Stored data entries
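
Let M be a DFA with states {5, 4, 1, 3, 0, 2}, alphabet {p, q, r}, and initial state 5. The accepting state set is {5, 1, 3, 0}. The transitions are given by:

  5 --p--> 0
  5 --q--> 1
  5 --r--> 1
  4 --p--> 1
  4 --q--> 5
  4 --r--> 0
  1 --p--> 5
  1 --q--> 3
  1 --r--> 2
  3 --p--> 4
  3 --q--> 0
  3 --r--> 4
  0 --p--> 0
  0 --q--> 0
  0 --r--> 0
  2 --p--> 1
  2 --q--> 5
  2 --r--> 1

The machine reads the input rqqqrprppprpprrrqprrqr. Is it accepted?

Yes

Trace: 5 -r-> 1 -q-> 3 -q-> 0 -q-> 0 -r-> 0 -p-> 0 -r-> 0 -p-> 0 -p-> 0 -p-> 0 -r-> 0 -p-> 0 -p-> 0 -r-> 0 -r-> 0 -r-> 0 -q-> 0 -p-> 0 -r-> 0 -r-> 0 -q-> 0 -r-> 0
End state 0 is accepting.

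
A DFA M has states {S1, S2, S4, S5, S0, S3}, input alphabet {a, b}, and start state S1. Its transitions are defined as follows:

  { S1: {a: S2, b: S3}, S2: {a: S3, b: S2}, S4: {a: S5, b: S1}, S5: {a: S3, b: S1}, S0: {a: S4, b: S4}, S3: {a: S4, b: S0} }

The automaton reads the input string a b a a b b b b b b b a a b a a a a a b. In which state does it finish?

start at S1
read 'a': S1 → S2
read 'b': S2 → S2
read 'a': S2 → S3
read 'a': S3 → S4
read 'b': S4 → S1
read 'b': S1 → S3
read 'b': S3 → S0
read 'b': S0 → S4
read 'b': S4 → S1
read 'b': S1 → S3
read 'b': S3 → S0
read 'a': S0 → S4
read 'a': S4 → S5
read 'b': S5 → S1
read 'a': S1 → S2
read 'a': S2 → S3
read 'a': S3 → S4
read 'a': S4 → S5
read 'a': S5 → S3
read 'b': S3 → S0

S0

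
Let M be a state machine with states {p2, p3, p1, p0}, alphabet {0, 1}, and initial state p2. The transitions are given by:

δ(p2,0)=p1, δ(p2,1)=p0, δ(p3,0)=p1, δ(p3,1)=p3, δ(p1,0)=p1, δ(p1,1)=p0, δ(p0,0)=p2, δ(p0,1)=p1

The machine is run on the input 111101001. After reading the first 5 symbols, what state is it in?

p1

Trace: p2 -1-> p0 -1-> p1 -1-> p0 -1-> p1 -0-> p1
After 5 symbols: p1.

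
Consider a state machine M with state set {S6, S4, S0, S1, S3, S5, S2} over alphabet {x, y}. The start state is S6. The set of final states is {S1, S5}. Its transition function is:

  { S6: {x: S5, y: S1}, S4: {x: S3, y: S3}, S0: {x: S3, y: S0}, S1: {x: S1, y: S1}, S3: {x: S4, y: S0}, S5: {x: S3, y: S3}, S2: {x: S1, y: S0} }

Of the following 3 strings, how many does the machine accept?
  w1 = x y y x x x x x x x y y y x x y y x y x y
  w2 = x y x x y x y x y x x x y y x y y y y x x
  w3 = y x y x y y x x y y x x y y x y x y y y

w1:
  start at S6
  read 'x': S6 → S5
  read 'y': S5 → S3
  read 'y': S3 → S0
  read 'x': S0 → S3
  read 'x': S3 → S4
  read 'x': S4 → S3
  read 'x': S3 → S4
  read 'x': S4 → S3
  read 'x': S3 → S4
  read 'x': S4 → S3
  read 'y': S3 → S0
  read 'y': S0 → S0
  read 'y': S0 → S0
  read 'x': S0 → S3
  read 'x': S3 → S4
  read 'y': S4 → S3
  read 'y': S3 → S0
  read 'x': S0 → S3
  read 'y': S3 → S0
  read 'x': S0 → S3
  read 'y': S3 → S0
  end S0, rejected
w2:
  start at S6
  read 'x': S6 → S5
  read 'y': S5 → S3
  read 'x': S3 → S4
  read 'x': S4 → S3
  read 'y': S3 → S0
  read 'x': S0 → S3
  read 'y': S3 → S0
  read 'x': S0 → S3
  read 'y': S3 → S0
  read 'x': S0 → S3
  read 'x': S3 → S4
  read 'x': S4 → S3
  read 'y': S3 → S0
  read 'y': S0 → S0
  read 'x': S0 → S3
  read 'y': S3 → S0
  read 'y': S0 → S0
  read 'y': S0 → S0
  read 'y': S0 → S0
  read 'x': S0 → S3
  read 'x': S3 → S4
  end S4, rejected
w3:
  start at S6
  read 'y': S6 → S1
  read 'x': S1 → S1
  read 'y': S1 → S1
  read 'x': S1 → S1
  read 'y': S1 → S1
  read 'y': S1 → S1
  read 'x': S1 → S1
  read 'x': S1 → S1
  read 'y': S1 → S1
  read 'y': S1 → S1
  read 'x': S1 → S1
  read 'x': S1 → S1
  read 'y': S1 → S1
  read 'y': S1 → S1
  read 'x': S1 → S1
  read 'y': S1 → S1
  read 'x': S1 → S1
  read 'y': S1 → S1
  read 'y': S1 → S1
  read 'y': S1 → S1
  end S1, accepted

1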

--- DESCRIPTION OF THE TASK ---
The records above should be restated word for word in their entirety.

--- ANSWER BOX ---
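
Let M be a DFA with states {5, 4, 1, 3, 0, 2}, alphabet {p, q, r}, and initial state 5. The accepting state set is {5, 1, 3, 0}. The transitions are given by:

  5 --p--> 0
  5 --q--> 1
  5 --r--> 1
  4 --p--> 1
  4 --q--> 5
  4 --r--> 0
  1 --p--> 5
  1 --q--> 3
  1 --r--> 2
  3 --p--> 4
  3 --q--> 0
  3 --r--> 4
  0 --p--> 0
  0 --q--> 0
  0 --r--> 0
  2 --p--> 1
  2 --q--> 5
  2 --r--> 1

The machine reads the input rqqqrprppprpprrrqprrqr. Is it accepted?

Yes

Trace: 5 -r-> 1 -q-> 3 -q-> 0 -q-> 0 -r-> 0 -p-> 0 -r-> 0 -p-> 0 -p-> 0 -p-> 0 -r-> 0 -p-> 0 -p-> 0 -r-> 0 -r-> 0 -r-> 0 -q-> 0 -p-> 0 -r-> 0 -r-> 0 -q-> 0 -r-> 0
End state 0 is accepting.

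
A DFA M has states {S1, S2, S4, S5, S0, S3}, input alphabet {a, b}, and start state S1. Its transitions are defined as follows:

  { S1: {a: S2, b: S3}, S2: {a: S3, b: S2}, S4: {a: S5, b: S1}, S5: {a: S3, b: S1}, S0: {a: S4, b: S4}, S3: {a: S4, b: S0} }

The automaton reads the input string a b a a b b b b b b b a a b a a a a a b. In which state does it finish?

start at S1
read 'a': S1 → S2
read 'b': S2 → S2
read 'a': S2 → S3
read 'a': S3 → S4
read 'b': S4 → S1
read 'b': S1 → S3
read 'b': S3 → S0
read 'b': S0 → S4
read 'b': S4 → S1
read 'b': S1 → S3
read 'b': S3 → S0
read 'a': S0 → S4
read 'a': S4 → S5
read 'b': S5 → S1
read 'a': S1 → S2
read 'a': S2 → S3
read 'a': S3 → S4
read 'a': S4 → S5
read 'a': S5 → S3
read 'b': S3 → S0

S0

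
Let M be a state machine with states {p2, p3, p1, p0}, alphabet {0, 1}, and initial state p2. The transitions are given by:

δ(p2,0)=p1, δ(p2,1)=p0, δ(p3,0)=p1, δ(p3,1)=p3, δ(p1,0)=p1, δ(p1,1)=p0, δ(p0,0)=p2, δ(p0,1)=p1

The machine is run on the input 111101001. After reading the first 5 symbols, what state is it in?

p1

Trace: p2 -1-> p0 -1-> p1 -1-> p0 -1-> p1 -0-> p1
After 5 symbols: p1.

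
Consider a state machine M with state set {S6, S4, S0, S1, S3, S5, S2} over alphabet {x, y}. The start state is S6. The set of final states is {S1, S5}. Its transition function is:

  { S6: {x: S5, y: S1}, S4: {x: S3, y: S3}, S0: {x: S3, y: S0}, S1: {x: S1, y: S1}, S3: {x: S4, y: S0}, S5: {x: S3, y: S3}, S2: {x: S1, y: S0} }

Of the following 3 strings, how many does the machine accept?
  w1 = x y y x x x x x x x y y y x x y y x y x y
  w2 = x y x x y x y x y x x x y y x y y y y x x
  w3 = y x y x y y x x y y x x y y x y x y y y

w1:
  start at S6
  read 'x': S6 → S5
  read 'y': S5 → S3
  read 'y': S3 → S0
  read 'x': S0 → S3
  read 'x': S3 → S4
  read 'x': S4 → S3
  read 'x': S3 → S4
  read 'x': S4 → S3
  read 'x': S3 → S4
  read 'x': S4 → S3
  read 'y': S3 → S0
  read 'y': S0 → S0
  read 'y': S0 → S0
  read 'x': S0 → S3
  read 'x': S3 → S4
  read 'y': S4 → S3
  read 'y': S3 → S0
  read 'x': S0 → S3
  read 'y': S3 → S0
  read 'x': S0 → S3
  read 'y': S3 → S0
  end S0, rejected
w2:
  start at S6
  read 'x': S6 → S5
  read 'y': S5 → S3
  read 'x': S3 → S4
  read 'x': S4 → S3
  read 'y': S3 → S0
  read 'x': S0 → S3
  read 'y': S3 → S0
  read 'x': S0 → S3
  read 'y': S3 → S0
  read 'x': S0 → S3
  read 'x': S3 → S4
  read 'x': S4 → S3
  read 'y': S3 → S0
  read 'y': S0 → S0
  read 'x': S0 → S3
  read 'y': S3 → S0
  read 'y': S0 → S0
  read 'y': S0 → S0
  read 'y': S0 → S0
  read 'x': S0 → S3
  read 'x': S3 → S4
  end S4, rejected
w3:
  start at S6
  read 'y': S6 → S1
  read 'x': S1 → S1
  read 'y': S1 → S1
  read 'x': S1 → S1
  read 'y': S1 → S1
  read 'y': S1 → S1
  read 'x': S1 → S1
  read 'x': S1 → S1
  read 'y': S1 → S1
  read 'y': S1 → S1
  read 'x': S1 → S1
  read 'x': S1 → S1
  read 'y': S1 → S1
  read 'y': S1 → S1
  read 'x': S1 → S1
  read 'y': S1 → S1
  read 'x': S1 → S1
  read 'y': S1 → S1
  read 'y': S1 → S1
  read 'y': S1 → S1
  end S1, accepted

1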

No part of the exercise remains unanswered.